> _Work instruction_
Return exactly, and only, the lines from the line containing "Part 3: Let" through the final line of the records below, both included.

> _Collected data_
==================================================
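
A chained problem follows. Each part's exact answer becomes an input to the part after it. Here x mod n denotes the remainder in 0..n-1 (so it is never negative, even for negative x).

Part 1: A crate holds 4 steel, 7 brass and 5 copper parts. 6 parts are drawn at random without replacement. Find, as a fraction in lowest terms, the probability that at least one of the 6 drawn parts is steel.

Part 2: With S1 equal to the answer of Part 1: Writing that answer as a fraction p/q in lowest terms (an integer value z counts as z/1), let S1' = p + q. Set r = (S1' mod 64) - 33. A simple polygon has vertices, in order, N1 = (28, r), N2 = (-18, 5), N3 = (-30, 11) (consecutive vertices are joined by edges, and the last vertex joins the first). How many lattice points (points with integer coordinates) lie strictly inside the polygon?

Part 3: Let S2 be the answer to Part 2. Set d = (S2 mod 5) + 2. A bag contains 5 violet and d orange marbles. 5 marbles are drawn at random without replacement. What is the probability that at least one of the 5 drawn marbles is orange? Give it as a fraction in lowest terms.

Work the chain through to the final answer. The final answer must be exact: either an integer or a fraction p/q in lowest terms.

Part 1: total draws C(16,6) = 8008; complement C(12,6) = 924; favorable 8008 - 924 = 7084; P = 23/26; answer 23/26
Part 2: S1 = 23/26; threaded value p + q = 49; r = 16; cross terms: (28*5 - -18*16)=428, (-18*11 - -30*5)=-48, (-30*16 - 28*11)=-788; twice the area = |-408| = 408; area = 204; boundary points = 1 + 6 + 1 = 8; strictly interior points = area - boundary/2 + 1 = 201; answer 201
Part 3: S2 = 201; d = 3; total draws C(8,5) = 56; complement C(5,5) = 1; favorable 56 - 1 = 55; P = 55/56; answer 55/56

55/56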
==================================================
> _Answer space_
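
Part 3: Let S2 be the answer to Part 2. Set d = (S2 mod 5) + 2. A bag contains 5 violet and d orange marbles. 5 marbles are drawn at random without replacement. What is the probability that at least one of the 5 drawn marbles is orange? Give it as a fraction in lowest terms.

Work the chain through to the final answer. The final answer must be exact: either an integer or a fraction p/q in lowest terms.

Part 1: total draws C(16,6) = 8008; complement C(12,6) = 924; favorable 8008 - 924 = 7084; P = 23/26; answer 23/26
Part 2: S1 = 23/26; threaded value p + q = 49; r = 16; cross terms: (28*5 - -18*16)=428, (-18*11 - -30*5)=-48, (-30*16 - 28*11)=-788; twice the area = |-408| = 408; area = 204; boundary points = 1 + 6 + 1 = 8; strictly interior points = area - boundary/2 + 1 = 201; answer 201
Part 3: S2 = 201; d = 3; total draws C(8,5) = 56; complement C(5,5) = 1; favorable 56 - 1 = 55; P = 55/56; answer 55/56

55/56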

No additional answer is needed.